DESCRIPTION OF THE TASK -> Restate the records so that not a single word differs.

Collected data entries ->
:::

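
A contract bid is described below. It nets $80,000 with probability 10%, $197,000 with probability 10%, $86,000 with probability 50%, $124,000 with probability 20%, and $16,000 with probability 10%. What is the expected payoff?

EV = 0.1 × 80000 + 0.1 × 197000 + 0.5 × 86000 + 0.2 × 124000 + 0.1 × 16000 = 8000 + 19700 + 43000 + 24800 + 1600 = 97100

$97,100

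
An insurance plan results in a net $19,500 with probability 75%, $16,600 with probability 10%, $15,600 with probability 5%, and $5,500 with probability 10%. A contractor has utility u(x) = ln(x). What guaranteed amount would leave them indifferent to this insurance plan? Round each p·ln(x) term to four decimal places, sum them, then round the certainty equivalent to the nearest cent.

E[u] = 0.75·ln(19500) + 0.1·ln(16600) + 0.05·ln(15600) + 0.1·ln(5500) = 7.4086 + 0.9717 + 0.4828 + 0.8613 = 9.7244
CE = e^9.7244 ≈ 16720.65

$16,720.65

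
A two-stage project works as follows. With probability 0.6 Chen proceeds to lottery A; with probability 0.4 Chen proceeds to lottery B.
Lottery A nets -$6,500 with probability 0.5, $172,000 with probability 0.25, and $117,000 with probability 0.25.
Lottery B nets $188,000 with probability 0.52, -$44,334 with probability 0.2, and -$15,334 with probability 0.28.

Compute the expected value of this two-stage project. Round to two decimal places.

$75,239.87

EV(A) = 0.5 × (-6500) + 0.25 × 172000 + 0.25 × 117000 = -3250 + 43000 + 29250 = 69000
EV(B) = 0.52 × 188000 + 0.2 × (-44334) + 0.28 × (-15334) = 97760 − 8866.8 − 4293.52 = 84599.68
Overall = 0.6 × 69000 + 0.4 × 84599.68 = 41400 + 33839.872 = 75239.872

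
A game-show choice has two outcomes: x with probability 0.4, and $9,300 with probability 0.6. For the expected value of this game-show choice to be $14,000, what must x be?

0.4·x + 0.6·9300 = 14000
0.4·x = 14000 − 5580 = 8420
x = 8420 / 0.4 = 21050

x = $21,050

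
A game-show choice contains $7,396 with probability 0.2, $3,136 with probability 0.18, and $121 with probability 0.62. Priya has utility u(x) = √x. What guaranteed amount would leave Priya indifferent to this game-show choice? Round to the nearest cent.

E[u] = 0.2·√7396 + 0.18·√3136 + 0.62·√121 = 0.2·86 + 0.18·56 + 0.62·11 = 34.1
CE = (34.1)² = 1162.81

$1,162.81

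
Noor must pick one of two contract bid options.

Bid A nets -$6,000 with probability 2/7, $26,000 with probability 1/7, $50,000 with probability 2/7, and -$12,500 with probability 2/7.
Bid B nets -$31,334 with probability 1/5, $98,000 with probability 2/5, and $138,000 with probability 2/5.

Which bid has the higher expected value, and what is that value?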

:::

RESULT ->
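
A contract bid is described below. It nets $80,000 with probability 10%, $197,000 with probability 10%, $86,000 with probability 50%, $124,000 with probability 20%, and $16,000 with probability 10%. What is the expected payoff?

EV = 0.1 × 80000 + 0.1 × 197000 + 0.5 × 86000 + 0.2 × 124000 + 0.1 × 16000 = 8000 + 19700 + 43000 + 24800 + 1600 = 97100

$97,100

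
An insurance plan results in a net $19,500 with probability 75%, $16,600 with probability 10%, $15,600 with probability 5%, and $5,500 with probability 10%. A contractor has utility u(x) = ln(x). What guaranteed amount would leave them indifferent to this insurance plan? Round each p·ln(x) term to four decimal places, sum them, then round the certainty equivalent to the nearest cent.

E[u] = 0.75·ln(19500) + 0.1·ln(16600) + 0.05·ln(15600) + 0.1·ln(5500) = 7.4086 + 0.9717 + 0.4828 + 0.8613 = 9.7244
CE = e^9.7244 ≈ 16720.65

$16,720.65

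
A two-stage project works as follows. With probability 0.6 Chen proceeds to lottery A; with probability 0.4 Chen proceeds to lottery B.
Lottery A nets -$6,500 with probability 0.5, $172,000 with probability 0.25, and $117,000 with probability 0.25.
Lottery B nets $188,000 with probability 0.52, -$44,334 with probability 0.2, and -$15,334 with probability 0.28.

Compute the expected value of this two-stage project. Round to two decimal places.

$75,239.87

EV(A) = 0.5 × (-6500) + 0.25 × 172000 + 0.25 × 117000 = -3250 + 43000 + 29250 = 69000
EV(B) = 0.52 × 188000 + 0.2 × (-44334) + 0.28 × (-15334) = 97760 − 8866.8 − 4293.52 = 84599.68
Overall = 0.6 × 69000 + 0.4 × 84599.68 = 41400 + 33839.872 = 75239.872

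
A game-show choice has two outcomes: x with probability 0.4, and $9,300 with probability 0.6. For the expected value of this game-show choice to be $14,000, what must x be?

0.4·x + 0.6·9300 = 14000
0.4·x = 14000 − 5580 = 8420
x = 8420 / 0.4 = 21050

x = $21,050

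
A game-show choice contains $7,396 with probability 0.2, $3,136 with probability 0.18, and $121 with probability 0.62. Priya has utility u(x) = √x. What guaranteed amount would leave Priya indifferent to this game-show choice? Round to the nearest cent.

E[u] = 0.2·√7396 + 0.18·√3136 + 0.62·√121 = 0.2·86 + 0.18·56 + 0.62·11 = 34.1
CE = (34.1)² = 1162.81

$1,162.81

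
Noor must pick one of two contract bid options.

Bid A nets -$6,000 with probability 2/7, $26,000 with probability 1/7, $50,000 with probability 2/7, and -$12,500 with probability 2/7.
Bid B nets -$31,334 with probability 1/5, $98,000 with probability 2/5, and $138,000 with probability 2/5.

Which bid has the higher expected value, and what is that value?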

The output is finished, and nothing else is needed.